Assignment
Set down the records that follow exactly and completely.

Stored data

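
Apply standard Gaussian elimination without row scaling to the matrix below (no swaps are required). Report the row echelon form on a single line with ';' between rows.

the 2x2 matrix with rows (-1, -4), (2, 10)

REF = [-1 -4; 0 2]

Forward elimination:
R2 <- R2 - (-2)*R1:  [ 0  2 ]
Row echelon form:
[ -1  -4 ]
[  0   2 ]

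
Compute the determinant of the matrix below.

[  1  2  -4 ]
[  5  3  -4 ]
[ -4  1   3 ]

det(A) = -53

Forward elimination:
R2 <- R2 - (5)*R1:  [  0  -7  16 ]
R3 <- R3 - (-4)*R1:  [   0    9  -13 ]
R3 <- R3 - (-9/7)*R2:  [    0     0  53/7 ]
Upper-triangular form:
[ 1   2    -4 ]
[ 0  -7    16 ]
[ 0   0  53/7 ]
det(A) = (-1)^0 * (1) * (-7) * (53/7) = -53  (0 row swaps -> sign +1)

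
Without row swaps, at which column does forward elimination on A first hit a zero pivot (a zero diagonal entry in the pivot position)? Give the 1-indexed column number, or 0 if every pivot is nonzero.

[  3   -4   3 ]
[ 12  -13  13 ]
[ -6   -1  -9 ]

Naive forward elimination:
R2 <- R2 - (4)*R1:  [ 0  3  1 ]
R3 <- R3 - (-2)*R1:  [  0  -9  -3 ]
R3 <- R3 - (-3)*R2:  [ 0  0  0 ]
Matrix at this point:
[ 3  -4  3 ]
[ 0   3  1 ]
[ 0   0  0 ]
Pivot entry (3,3) in the last row is zero and there are no rows below to swap with -> zero pivot in column 3 (A is singular).

first zero-pivot column = 3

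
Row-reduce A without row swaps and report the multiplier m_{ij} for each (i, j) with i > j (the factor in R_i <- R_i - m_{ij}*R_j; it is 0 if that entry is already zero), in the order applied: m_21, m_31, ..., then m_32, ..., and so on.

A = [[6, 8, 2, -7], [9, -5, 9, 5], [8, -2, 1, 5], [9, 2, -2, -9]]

Forward elimination:
R2 <- R2 - (3/2)*R1:  [    0   -17     6  31/2 ]
R3 <- R3 - (4/3)*R1:  [     0  -38/3   -5/3   43/3 ]
R4 <- R4 - (3/2)*R1:  [   0  -10   -5  3/2 ]
R3 <- R3 - (38/51)*R2:  [       0        0  -313/51   142/51 ]
R4 <- R4 - (10/17)*R2:  [       0        0  -145/17  -259/34 ]
R4 <- R4 - (435/313)*R3:  [         0          0          0  -7191/626 ]
Multipliers (in order of application): m_{21} = 3/2, m_{31} = 4/3, m_{41} = 3/2, m_{32} = 38/51, m_{42} = 10/17, m_{43} = 435/313

multipliers: 3/2, 4/3, 3/2, 38/51, 10/17, 435/313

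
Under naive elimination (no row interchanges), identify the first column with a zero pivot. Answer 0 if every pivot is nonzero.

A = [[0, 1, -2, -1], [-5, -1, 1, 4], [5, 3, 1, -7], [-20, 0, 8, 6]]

first zero-pivot column = 1

Naive forward elimination:
Pivot entry (1,1) is zero but row 2 has -5 in column 1 -> naive elimination stops; a row interchange (e.g. R1 <-> R2) would be required here.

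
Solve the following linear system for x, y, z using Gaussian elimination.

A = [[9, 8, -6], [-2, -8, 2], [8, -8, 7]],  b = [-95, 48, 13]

Forward elimination on [A|b]:
R2 <- R2 - (-2/9)*R1:  [     0  -56/9    2/3  242/9 ]
R3 <- R3 - (8/9)*R1:  [      0  -136/9    37/3   877/9 ]
R3 <- R3 - (17/7)*R2:  [     0      0   75/7  225/7 ]
Row echelon form:
[ 9      8    -6  |    -95 ]
[ 0  -56/9   2/3  |  242/9 ]
[ 0      0  75/7  |  225/7 ]
Back-substitution:
z = (225/7) / (75/7) = 3
y = (242/9 - (2/3)*(3)) / (-56/9) = -4
x = (-95 - (8)*(-4) - (-6)*(3)) / 9 = -5

(-5, -4, 3)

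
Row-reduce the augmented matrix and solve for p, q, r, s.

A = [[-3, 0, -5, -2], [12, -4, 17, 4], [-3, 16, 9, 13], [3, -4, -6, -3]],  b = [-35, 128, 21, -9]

(5, 0, 4, 0)

Forward elimination on [A|b]:
R2 <- R2 - (-4)*R1:  [   0   -4   -3   -4  -12 ]
R3 <- R3 - (1)*R1:  [  0  16  14  15  56 ]
R4 <- R4 - (-1)*R1:  [   0   -4  -11   -5  -44 ]
R3 <- R3 - (-4)*R2:  [  0   0   2  -1   8 ]
R4 <- R4 - (1)*R2:  [   0    0   -8   -1  -32 ]
R4 <- R4 - (-4)*R3:  [  0   0   0  -5   0 ]
Row echelon form:
[ -3   0  -5  -2  |  -35 ]
[  0  -4  -3  -4  |  -12 ]
[  0   0   2  -1  |    8 ]
[  0   0   0  -5  |    0 ]
Back-substitution:
s = (0) / -5 = 0
r = (8 - (-1)*(0)) / 2 = 4
q = (-12 - (-3)*(4) - (-4)*(0)) / -4 = 0
p = (-35 - (-5)*(4) - (-2)*(0)) / -3 = 5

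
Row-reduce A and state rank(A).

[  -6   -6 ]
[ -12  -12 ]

Row reduction:
R2 <- R2 - (2)*R1:  [ 0  0 ]
Row echelon form:
[ -6  -6 ]
[  0   0 ]
Nonzero rows / pivot columns: 1

rank(A) = 1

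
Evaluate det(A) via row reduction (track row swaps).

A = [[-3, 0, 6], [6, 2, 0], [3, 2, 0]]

det(A) = 36

Forward elimination:
R2 <- R2 - (-2)*R1:  [  0   2  12 ]
R3 <- R3 - (-1)*R1:  [ 0  2  6 ]
R3 <- R3 - (1)*R2:  [  0   0  -6 ]
Upper-triangular form:
[ -3  0   6 ]
[  0  2  12 ]
[  0  0  -6 ]
det(A) = (-1)^0 * (-3) * (2) * (-6) = 36  (0 row swaps -> sign +1)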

Your solution
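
Apply standard Gaussian elimination without row scaling to the matrix below (no swaps are required). Report the row echelon form on a single line with ';' between rows.

the 2x2 matrix with rows (-1, -4), (2, 10)

REF = [-1 -4; 0 2]

Forward elimination:
R2 <- R2 - (-2)*R1:  [ 0  2 ]
Row echelon form:
[ -1  -4 ]
[  0   2 ]

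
Compute the determinant of the matrix below.

[  1  2  -4 ]
[  5  3  -4 ]
[ -4  1   3 ]

det(A) = -53

Forward elimination:
R2 <- R2 - (5)*R1:  [  0  -7  16 ]
R3 <- R3 - (-4)*R1:  [   0    9  -13 ]
R3 <- R3 - (-9/7)*R2:  [    0     0  53/7 ]
Upper-triangular form:
[ 1   2    -4 ]
[ 0  -7    16 ]
[ 0   0  53/7 ]
det(A) = (-1)^0 * (1) * (-7) * (53/7) = -53  (0 row swaps -> sign +1)

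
Without row swaps, at which column does forward elimination on A first hit a zero pivot (a zero diagonal entry in the pivot position)? Give the 1-indexed column number, or 0 if every pivot is nonzero.

[  3   -4   3 ]
[ 12  -13  13 ]
[ -6   -1  -9 ]

Naive forward elimination:
R2 <- R2 - (4)*R1:  [ 0  3  1 ]
R3 <- R3 - (-2)*R1:  [  0  -9  -3 ]
R3 <- R3 - (-3)*R2:  [ 0  0  0 ]
Matrix at this point:
[ 3  -4  3 ]
[ 0   3  1 ]
[ 0   0  0 ]
Pivot entry (3,3) in the last row is zero and there are no rows below to swap with -> zero pivot in column 3 (A is singular).

first zero-pivot column = 3

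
Row-reduce A without row swaps and report the multiplier m_{ij} for each (i, j) with i > j (the factor in R_i <- R_i - m_{ij}*R_j; it is 0 if that entry is already zero), in the order applied: m_21, m_31, ..., then m_32, ..., and so on.

A = [[6, 8, 2, -7], [9, -5, 9, 5], [8, -2, 1, 5], [9, 2, -2, -9]]

Forward elimination:
R2 <- R2 - (3/2)*R1:  [    0   -17     6  31/2 ]
R3 <- R3 - (4/3)*R1:  [     0  -38/3   -5/3   43/3 ]
R4 <- R4 - (3/2)*R1:  [   0  -10   -5  3/2 ]
R3 <- R3 - (38/51)*R2:  [       0        0  -313/51   142/51 ]
R4 <- R4 - (10/17)*R2:  [       0        0  -145/17  -259/34 ]
R4 <- R4 - (435/313)*R3:  [         0          0          0  -7191/626 ]
Multipliers (in order of application): m_{21} = 3/2, m_{31} = 4/3, m_{41} = 3/2, m_{32} = 38/51, m_{42} = 10/17, m_{43} = 435/313

multipliers: 3/2, 4/3, 3/2, 38/51, 10/17, 435/313

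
Under naive elimination (no row interchanges), identify the first column with a zero pivot. Answer 0 if every pivot is nonzero.

A = [[0, 1, -2, -1], [-5, -1, 1, 4], [5, 3, 1, -7], [-20, 0, 8, 6]]

first zero-pivot column = 1

Naive forward elimination:
Pivot entry (1,1) is zero but row 2 has -5 in column 1 -> naive elimination stops; a row interchange (e.g. R1 <-> R2) would be required here.

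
Solve the following linear system for x, y, z using Gaussian elimination.

A = [[9, 8, -6], [-2, -8, 2], [8, -8, 7]],  b = [-95, 48, 13]

Forward elimination on [A|b]:
R2 <- R2 - (-2/9)*R1:  [     0  -56/9    2/3  242/9 ]
R3 <- R3 - (8/9)*R1:  [      0  -136/9    37/3   877/9 ]
R3 <- R3 - (17/7)*R2:  [     0      0   75/7  225/7 ]
Row echelon form:
[ 9      8    -6  |    -95 ]
[ 0  -56/9   2/3  |  242/9 ]
[ 0      0  75/7  |  225/7 ]
Back-substitution:
z = (225/7) / (75/7) = 3
y = (242/9 - (2/3)*(3)) / (-56/9) = -4
x = (-95 - (8)*(-4) - (-6)*(3)) / 9 = -5

(-5, -4, 3)

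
Row-reduce the augmented matrix and solve for p, q, r, s.

A = [[-3, 0, -5, -2], [12, -4, 17, 4], [-3, 16, 9, 13], [3, -4, -6, -3]],  b = [-35, 128, 21, -9]

(5, 0, 4, 0)

Forward elimination on [A|b]:
R2 <- R2 - (-4)*R1:  [   0   -4   -3   -4  -12 ]
R3 <- R3 - (1)*R1:  [  0  16  14  15  56 ]
R4 <- R4 - (-1)*R1:  [   0   -4  -11   -5  -44 ]
R3 <- R3 - (-4)*R2:  [  0   0   2  -1   8 ]
R4 <- R4 - (1)*R2:  [   0    0   -8   -1  -32 ]
R4 <- R4 - (-4)*R3:  [  0   0   0  -5   0 ]
Row echelon form:
[ -3   0  -5  -2  |  -35 ]
[  0  -4  -3  -4  |  -12 ]
[  0   0   2  -1  |    8 ]
[  0   0   0  -5  |    0 ]
Back-substitution:
s = (0) / -5 = 0
r = (8 - (-1)*(0)) / 2 = 4
q = (-12 - (-3)*(4) - (-4)*(0)) / -4 = 0
p = (-35 - (-5)*(4) - (-2)*(0)) / -3 = 5

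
Row-reduce A and state rank(A).

[  -6   -6 ]
[ -12  -12 ]

Row reduction:
R2 <- R2 - (2)*R1:  [ 0  0 ]
Row echelon form:
[ -6  -6 ]
[  0   0 ]
Nonzero rows / pivot columns: 1

rank(A) = 1

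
Evaluate det(A) via row reduction (track row swaps).

A = [[-3, 0, 6], [6, 2, 0], [3, 2, 0]]

det(A) = 36

Forward elimination:
R2 <- R2 - (-2)*R1:  [  0   2  12 ]
R3 <- R3 - (-1)*R1:  [ 0  2  6 ]
R3 <- R3 - (1)*R2:  [  0   0  -6 ]
Upper-triangular form:
[ -3  0   6 ]
[  0  2  12 ]
[  0  0  -6 ]
det(A) = (-1)^0 * (-3) * (2) * (-6) = 36  (0 row swaps -> sign +1)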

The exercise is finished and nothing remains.